__DATA RECORDS__

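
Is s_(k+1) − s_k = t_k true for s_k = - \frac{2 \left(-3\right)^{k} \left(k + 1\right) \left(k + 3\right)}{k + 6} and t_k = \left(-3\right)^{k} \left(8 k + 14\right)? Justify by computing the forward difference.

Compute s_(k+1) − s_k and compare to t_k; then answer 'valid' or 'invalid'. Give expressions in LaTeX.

s_(k+1) = 6*(-3)**k*(k + 2)*(k + 4)/(k + 7)
s_(k+1) − s_k = (-3)**k*(8*k**3 + 94*k**2 + 326*k + 330)/(k**2 + 13*k + 42)
(s_(k+1) − s_k) − t_k = (-3)**(k + 1)*(8*k**2 + 64*k + 86)/(k**2 + 13*k + 42)

Invalid: residual \frac{\left(-3\right)^{k + 1} \left(8 k^{2} + 64 k + 86\right)}{k^{2} + 13 k + 42} ≠ 0.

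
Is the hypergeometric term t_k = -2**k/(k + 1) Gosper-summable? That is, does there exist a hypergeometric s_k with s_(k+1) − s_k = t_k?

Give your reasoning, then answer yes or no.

No. Not Gosper-summable.

Ratio r(k) = 2*(k + 1)/(k + 2).
A = 2*k + 2, B = k + 2, C = 1.
Set up (2*k + 2)·f(k+1) − (k + 1)·f(k) − (1) = 0.
d = -1 from the (1,1,0) case.
deg f ≤ -1 is impossible — no certificate.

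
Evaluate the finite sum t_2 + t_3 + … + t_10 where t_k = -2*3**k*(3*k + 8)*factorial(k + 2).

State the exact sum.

Σ = -2206196107314768

r(k) = 3*(k + 3)*(3*k + 11)/(3*k + 8) after simplifying.
Factor: A=3*k + 9; B=1; C=k + 8/3.
Key eq: (3*k + 9)·f(k+1) = (1)·f(k) + (k + 8/3).
d = 0 from the (1,0,1) case.
Solve for f: f(k) = 1/3 (degree 0 ≤ 0).
R(k) = B(k−1)·f(k)/C(k) = 1/(3*k + 8); s_k = R·t_k = -2*3**k*factorial(k + 2).
Verify: -2*3**k*(3*k + 8)*factorial(k + 2) matches t_k.
Telescoping: Σ = s_(11) − s_(2) = -2206196107315200 − (-432) = -2206196107314768.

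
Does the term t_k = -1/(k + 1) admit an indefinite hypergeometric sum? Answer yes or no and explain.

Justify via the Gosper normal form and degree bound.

No — t_k has no hypergeometric antidifference.

Ratio r(k) = (k + 1)/(k + 2).
Normal form (A,B,C) = (k + 1, k + 2, 1).
f must satisfy (k + 1)·f(k+1) − (k + 1)·f(k) = 1.
From deg A=1, deg B=1, deg C=0: d=0.
Generic f = c0 gives residual -1; -1 = 0 cannot hold, so t_k is not Gosper-summable.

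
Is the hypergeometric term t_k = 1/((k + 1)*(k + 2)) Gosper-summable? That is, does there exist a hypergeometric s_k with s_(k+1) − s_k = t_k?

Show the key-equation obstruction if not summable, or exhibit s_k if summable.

Yes. s_k = k/(k + 1).

Compute t_(k+1)/t_k: get (k + 1)/(k + 3).
Gosper form: A/B · C(k+1)/C(k) with A=k + 1, B=k + 3, C=1.
f must satisfy (k + 1)·f(k+1) − (k + 2)·f(k) = 1.
Degrees (1,1,0) ⇒ d ≤ 1.
A polynomial solution: f(k) = k.
Certificate R = B(k−1)f/C = k*(k + 2) gives s_k = k/(k + 1).
Check: Δs_k = 1/(k**2 + 3*k + 2). ✓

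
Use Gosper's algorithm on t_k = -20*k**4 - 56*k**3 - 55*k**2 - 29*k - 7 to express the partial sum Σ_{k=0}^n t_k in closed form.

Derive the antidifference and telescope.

S(n) = -4*n**5 - 24*n**4 - 53*n**3 - 56*n**2 - 30*n - 7

The ratio is (20*k**4 + 136*k**3 + 343*k**2 + 387*k + 167)/(20*k**4 + 56*k**3 + 55*k**2 + 29*k + 7).
A = 1, B = 1, C = k**4 + 14*k**3/5 + 11*k**2/4 + 29*k/20 + 7/20.
Set up (1)·f(k+1) − (1)·f(k) − (k**4 + 14*k**3/5 + 11*k**2/4 + 29*k/20 + 7/20) = 0.
Bound: deg f ≤ 5.
Solving with deg f ≤ 5: f(k) = k*(4*k**4 + 4*k**3 - 3*k**2 + k + 1)/20.
Then R = B(k−1)f/C = k*(4*k**4 + 4*k**3 - 3*k**2 + k + 1)/(20*k**4 + 56*k**3 + 55*k**2 + 29*k + 7), so s_k = R(k)·t_k = k*(-4*k**4 - 4*k**3 + 3*k**2 - k - 1).
s_(k+1) − s_k = -20*k**4 - 56*k**3 - 55*k**2 - 29*k - 7 = t_k.
s_(n+1) = -4*n**5 - 24*n**4 - 53*n**3 - 56*n**2 - 30*n - 7 and s_(0) = 0, so S(n) = -4*n**5 - 24*n**4 - 53*n**3 - 56*n**2 - 30*n - 7.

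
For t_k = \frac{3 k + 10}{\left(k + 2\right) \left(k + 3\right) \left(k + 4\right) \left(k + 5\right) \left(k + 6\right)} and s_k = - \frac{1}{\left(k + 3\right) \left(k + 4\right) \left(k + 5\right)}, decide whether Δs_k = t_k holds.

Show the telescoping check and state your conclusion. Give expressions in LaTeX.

s_(k+1) = -1/((k + 4)*(k + 5)*(k + 6))
s_(k+1) − s_k = 3/((k + 3)*(k + 4)*(k + 5)*(k + 6))
(s_(k+1) − s_k) − t_k = -4/((k + 2)*(k + 3)*(k + 4)*(k + 5)*(k + 6))

Invalid: residual - \frac{4}{k^{5} + 20 k^{4} + 155 k^{3} + 580 k^{2} + 1044 k + 720} ≠ 0.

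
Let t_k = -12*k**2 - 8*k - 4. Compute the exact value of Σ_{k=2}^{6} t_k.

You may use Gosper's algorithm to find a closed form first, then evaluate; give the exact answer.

Σ = -1260

t_(k+1)/t_k = (3*k**2 + 8*k + 6)/(3*k**2 + 2*k + 1).
So A=1 and B=1, with C=k**2 + 2*k/3 + 1/3.
Solve (1)·f(k+1) − (1)·f(k) = k**2 + 2*k/3 + 1/3.
d = 3 from the (0,0,2) case.
A polynomial solution: f(k) = k*(2*k**2 - k + 1)/6.
So s_k = (B(k−1)f/C)·t_k = (k*(2*k**2 - k + 1)/(2*(3*k**2 + 2*k + 1)))·t_k = 2*k*(-2*k**2 + k - 1).
Δs = -12*k**2 - 8*k - 4, as required.
Evaluate s at k=7 and k=2: -1288 and -28; difference -1260.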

__EXERCISE GOAL__
In the records above, find each line with the word "term" and copy it out.

__RESULT OF THIS EXERCISE__
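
Is the hypergeometric term t_k = -2**k/(k + 1) Gosper-summable? That is, does there exist a hypergeometric s_k with s_(k+1) − s_k = t_k?
Does the term t_k = -1/(k + 1) admit an indefinite hypergeometric sum? Answer yes or no and explain.
Is the hypergeometric term t_k = 1/((k + 1)*(k + 2)) Gosper-summable? That is, does there exist a hypergeometric s_k with s_(k+1) − s_k = t_k?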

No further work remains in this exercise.